__Assignment__
For this exercise, return exactly the lines of the material below that begin at the one with "5. append(c, 3)" and stop after the one with "12. unlink(a)".

__Record set__
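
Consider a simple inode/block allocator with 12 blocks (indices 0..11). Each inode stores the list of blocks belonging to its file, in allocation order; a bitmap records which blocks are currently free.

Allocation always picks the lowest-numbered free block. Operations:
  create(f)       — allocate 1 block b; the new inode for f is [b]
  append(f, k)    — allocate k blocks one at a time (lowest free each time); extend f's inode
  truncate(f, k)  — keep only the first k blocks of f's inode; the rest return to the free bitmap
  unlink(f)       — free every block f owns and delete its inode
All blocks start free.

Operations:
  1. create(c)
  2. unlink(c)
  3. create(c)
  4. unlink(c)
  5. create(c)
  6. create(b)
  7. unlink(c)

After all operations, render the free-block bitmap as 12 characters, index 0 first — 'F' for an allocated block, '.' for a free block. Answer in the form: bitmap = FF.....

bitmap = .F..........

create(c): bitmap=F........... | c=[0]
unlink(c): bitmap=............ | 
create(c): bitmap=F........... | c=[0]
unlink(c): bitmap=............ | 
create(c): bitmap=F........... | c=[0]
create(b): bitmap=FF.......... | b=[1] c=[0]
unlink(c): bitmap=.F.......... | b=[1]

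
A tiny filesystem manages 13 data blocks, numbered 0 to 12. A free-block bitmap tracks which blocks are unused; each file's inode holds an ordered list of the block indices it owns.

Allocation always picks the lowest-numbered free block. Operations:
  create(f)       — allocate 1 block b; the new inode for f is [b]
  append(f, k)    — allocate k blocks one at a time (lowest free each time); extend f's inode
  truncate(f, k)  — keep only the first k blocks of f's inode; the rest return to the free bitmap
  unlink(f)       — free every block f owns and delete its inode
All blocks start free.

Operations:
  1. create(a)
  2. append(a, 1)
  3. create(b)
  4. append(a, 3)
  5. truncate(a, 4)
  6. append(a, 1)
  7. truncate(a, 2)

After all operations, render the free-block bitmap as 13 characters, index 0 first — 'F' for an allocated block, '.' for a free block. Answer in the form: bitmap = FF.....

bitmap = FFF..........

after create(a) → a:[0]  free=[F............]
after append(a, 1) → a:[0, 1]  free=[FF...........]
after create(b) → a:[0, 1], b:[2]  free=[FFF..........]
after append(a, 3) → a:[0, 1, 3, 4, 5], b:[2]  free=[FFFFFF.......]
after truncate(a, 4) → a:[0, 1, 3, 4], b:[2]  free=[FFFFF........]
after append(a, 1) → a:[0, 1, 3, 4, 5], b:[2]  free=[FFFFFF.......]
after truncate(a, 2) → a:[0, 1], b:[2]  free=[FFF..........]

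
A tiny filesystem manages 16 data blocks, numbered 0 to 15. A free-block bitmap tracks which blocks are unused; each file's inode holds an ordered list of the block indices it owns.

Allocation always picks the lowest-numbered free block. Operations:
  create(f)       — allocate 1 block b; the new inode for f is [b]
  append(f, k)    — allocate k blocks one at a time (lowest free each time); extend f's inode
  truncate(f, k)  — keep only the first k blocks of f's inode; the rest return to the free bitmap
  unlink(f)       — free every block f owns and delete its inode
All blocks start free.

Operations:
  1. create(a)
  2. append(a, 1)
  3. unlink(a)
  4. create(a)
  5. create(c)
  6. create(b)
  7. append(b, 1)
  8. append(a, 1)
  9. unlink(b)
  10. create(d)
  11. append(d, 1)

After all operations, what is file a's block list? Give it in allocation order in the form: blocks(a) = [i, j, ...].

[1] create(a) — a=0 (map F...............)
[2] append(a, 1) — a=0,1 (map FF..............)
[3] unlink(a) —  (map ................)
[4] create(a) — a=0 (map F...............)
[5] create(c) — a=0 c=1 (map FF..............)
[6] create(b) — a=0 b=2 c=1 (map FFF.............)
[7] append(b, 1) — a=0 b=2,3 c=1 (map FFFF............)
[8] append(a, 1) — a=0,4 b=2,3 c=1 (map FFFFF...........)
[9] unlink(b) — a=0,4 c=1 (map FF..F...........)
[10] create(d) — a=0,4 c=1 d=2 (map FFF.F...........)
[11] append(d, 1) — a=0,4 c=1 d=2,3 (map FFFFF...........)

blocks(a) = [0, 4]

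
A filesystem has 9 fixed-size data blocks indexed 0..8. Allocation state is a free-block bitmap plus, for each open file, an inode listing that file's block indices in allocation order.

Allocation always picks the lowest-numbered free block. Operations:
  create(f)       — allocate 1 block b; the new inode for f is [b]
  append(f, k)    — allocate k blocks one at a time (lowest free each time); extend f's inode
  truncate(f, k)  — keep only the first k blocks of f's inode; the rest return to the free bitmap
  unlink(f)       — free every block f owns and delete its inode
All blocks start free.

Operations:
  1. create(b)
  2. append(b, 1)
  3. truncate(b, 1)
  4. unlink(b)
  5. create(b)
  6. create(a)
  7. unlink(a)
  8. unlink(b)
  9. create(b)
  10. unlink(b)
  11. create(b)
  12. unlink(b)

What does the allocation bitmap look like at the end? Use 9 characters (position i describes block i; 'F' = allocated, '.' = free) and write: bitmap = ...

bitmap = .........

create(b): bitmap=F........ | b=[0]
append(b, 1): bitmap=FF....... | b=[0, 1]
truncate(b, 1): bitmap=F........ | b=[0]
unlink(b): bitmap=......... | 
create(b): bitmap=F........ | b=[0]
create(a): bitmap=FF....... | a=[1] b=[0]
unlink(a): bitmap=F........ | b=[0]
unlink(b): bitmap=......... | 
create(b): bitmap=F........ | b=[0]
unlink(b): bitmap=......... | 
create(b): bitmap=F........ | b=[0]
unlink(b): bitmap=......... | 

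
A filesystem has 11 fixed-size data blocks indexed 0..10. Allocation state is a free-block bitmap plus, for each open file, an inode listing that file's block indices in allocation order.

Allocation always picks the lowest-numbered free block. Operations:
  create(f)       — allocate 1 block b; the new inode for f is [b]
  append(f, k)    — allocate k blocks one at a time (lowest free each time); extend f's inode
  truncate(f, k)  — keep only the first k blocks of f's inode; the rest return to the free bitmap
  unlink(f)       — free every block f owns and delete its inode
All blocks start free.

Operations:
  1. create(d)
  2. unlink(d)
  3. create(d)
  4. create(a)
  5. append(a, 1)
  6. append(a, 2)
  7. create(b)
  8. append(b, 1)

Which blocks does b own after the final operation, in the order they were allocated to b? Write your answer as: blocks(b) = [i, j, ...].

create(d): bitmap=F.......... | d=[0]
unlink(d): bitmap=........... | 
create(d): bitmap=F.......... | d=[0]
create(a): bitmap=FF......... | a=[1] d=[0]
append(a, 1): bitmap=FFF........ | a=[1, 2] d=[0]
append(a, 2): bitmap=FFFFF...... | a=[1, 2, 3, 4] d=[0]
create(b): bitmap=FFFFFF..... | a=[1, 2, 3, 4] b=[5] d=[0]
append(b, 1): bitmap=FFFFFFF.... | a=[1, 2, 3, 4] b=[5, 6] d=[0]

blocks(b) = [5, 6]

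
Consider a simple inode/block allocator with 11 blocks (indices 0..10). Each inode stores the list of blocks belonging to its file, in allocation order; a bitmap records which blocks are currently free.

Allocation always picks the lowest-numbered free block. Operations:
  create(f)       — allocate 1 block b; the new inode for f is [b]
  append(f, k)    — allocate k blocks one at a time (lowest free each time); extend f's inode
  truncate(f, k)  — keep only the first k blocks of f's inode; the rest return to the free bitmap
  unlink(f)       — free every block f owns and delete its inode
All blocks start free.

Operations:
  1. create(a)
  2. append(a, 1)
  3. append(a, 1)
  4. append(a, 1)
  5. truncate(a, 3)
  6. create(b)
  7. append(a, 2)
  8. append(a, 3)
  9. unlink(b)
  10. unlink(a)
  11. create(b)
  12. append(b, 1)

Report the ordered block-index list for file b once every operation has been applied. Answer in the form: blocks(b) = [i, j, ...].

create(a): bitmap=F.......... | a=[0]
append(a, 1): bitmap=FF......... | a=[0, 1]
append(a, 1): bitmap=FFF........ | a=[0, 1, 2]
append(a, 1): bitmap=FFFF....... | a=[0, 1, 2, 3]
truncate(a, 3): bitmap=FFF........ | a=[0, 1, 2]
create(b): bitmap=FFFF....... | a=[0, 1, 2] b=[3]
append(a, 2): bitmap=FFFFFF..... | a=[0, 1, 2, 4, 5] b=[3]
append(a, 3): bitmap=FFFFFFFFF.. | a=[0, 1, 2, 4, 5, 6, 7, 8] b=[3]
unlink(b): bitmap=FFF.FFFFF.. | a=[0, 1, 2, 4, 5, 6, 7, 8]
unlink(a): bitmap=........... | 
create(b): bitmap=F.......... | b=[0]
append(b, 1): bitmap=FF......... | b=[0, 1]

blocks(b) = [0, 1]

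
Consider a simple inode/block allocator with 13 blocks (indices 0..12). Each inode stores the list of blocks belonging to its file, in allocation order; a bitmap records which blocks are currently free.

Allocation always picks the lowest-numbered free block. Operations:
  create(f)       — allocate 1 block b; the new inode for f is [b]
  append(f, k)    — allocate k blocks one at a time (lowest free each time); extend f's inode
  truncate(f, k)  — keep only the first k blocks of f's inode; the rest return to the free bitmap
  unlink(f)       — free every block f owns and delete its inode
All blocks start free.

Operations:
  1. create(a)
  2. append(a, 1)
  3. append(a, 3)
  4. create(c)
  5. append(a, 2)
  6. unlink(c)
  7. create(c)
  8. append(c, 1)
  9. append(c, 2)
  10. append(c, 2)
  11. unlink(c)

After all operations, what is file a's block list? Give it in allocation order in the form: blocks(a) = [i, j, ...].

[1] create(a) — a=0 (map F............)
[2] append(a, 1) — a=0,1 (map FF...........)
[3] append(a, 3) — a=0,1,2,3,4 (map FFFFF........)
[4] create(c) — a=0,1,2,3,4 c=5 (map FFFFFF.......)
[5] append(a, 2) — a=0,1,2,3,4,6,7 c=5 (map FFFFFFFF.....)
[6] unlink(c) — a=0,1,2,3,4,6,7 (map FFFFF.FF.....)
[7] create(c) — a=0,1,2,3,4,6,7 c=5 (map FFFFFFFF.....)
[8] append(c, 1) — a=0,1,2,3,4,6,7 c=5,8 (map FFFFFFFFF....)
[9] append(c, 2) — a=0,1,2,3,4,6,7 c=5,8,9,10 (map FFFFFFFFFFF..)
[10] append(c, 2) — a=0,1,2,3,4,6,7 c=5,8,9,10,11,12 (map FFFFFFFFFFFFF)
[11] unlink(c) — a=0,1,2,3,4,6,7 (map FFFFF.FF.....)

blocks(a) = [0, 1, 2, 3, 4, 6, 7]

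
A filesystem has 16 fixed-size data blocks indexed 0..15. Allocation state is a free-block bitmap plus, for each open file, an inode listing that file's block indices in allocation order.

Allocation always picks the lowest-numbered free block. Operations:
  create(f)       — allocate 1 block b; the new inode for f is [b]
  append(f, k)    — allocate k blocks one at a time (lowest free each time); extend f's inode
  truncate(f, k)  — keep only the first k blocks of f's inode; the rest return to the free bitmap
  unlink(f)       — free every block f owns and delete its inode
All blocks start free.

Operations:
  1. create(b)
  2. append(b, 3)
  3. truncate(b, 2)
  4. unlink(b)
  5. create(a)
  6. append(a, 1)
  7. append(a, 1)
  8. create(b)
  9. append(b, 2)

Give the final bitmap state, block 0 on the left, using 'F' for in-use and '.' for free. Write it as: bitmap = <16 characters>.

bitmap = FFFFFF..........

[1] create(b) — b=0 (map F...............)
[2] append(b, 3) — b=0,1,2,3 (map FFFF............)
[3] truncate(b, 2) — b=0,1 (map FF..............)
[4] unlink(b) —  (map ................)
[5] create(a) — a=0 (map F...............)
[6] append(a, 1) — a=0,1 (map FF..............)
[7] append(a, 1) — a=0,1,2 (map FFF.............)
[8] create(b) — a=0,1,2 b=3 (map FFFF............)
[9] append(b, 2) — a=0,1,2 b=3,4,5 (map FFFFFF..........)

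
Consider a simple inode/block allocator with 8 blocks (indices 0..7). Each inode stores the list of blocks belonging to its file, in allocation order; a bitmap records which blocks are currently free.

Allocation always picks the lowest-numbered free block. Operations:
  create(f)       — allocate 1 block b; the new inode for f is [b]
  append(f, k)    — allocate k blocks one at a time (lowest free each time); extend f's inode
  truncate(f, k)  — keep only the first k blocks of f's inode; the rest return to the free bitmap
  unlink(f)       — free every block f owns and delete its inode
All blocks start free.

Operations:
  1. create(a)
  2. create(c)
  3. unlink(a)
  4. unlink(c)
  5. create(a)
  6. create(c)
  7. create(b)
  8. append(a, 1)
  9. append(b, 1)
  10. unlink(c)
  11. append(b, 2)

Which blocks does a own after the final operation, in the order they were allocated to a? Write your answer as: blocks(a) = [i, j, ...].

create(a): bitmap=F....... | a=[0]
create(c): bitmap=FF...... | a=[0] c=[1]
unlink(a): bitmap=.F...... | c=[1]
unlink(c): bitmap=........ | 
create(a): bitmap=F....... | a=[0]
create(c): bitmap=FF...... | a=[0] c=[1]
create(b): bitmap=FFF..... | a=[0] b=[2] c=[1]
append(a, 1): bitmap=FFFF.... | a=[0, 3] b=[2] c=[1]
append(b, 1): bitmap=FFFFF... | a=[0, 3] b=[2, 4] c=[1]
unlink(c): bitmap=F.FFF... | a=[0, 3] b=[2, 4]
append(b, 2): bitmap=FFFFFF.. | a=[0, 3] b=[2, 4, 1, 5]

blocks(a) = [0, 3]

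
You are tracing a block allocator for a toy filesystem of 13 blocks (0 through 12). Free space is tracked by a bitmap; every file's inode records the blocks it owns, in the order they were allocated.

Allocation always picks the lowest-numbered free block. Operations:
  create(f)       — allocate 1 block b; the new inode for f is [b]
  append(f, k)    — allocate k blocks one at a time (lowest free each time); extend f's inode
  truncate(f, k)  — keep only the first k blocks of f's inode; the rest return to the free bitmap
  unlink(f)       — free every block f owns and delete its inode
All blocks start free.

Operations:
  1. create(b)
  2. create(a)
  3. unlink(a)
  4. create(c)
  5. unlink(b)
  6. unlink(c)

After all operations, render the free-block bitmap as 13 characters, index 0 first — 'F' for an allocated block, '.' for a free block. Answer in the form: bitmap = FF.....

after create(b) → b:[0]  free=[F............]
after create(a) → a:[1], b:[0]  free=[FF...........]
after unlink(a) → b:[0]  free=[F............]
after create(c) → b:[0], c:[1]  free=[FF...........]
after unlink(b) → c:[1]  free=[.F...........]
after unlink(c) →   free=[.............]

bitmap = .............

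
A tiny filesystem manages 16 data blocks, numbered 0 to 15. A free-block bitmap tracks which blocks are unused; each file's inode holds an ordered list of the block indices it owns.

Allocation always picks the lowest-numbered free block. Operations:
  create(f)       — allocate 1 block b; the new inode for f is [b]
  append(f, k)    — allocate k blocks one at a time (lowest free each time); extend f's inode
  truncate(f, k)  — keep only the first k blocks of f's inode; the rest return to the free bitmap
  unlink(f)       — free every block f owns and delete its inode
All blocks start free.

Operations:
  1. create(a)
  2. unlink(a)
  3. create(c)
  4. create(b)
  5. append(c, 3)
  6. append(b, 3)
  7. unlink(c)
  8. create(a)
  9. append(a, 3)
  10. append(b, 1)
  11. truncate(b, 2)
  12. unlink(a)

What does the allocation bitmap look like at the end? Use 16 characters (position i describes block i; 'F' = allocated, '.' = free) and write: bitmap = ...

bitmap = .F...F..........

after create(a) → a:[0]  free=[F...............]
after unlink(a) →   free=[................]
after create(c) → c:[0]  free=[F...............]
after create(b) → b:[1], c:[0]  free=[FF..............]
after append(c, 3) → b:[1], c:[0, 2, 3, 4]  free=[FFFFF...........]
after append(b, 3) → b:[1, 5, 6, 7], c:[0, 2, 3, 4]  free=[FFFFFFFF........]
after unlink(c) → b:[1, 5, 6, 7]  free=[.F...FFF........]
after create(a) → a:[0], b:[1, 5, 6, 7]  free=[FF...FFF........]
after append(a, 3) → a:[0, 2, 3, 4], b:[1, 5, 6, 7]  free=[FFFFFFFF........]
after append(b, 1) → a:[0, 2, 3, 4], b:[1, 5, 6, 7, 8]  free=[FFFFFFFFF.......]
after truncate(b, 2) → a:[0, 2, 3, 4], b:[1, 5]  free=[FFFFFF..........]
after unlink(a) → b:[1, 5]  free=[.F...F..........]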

__Written answer__
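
  5. append(c, 3)
  6. append(b, 3)
  7. unlink(c)
  8. create(a)
  9. append(a, 3)
  10. append(b, 1)
  11. truncate(b, 2)
  12. unlink(a)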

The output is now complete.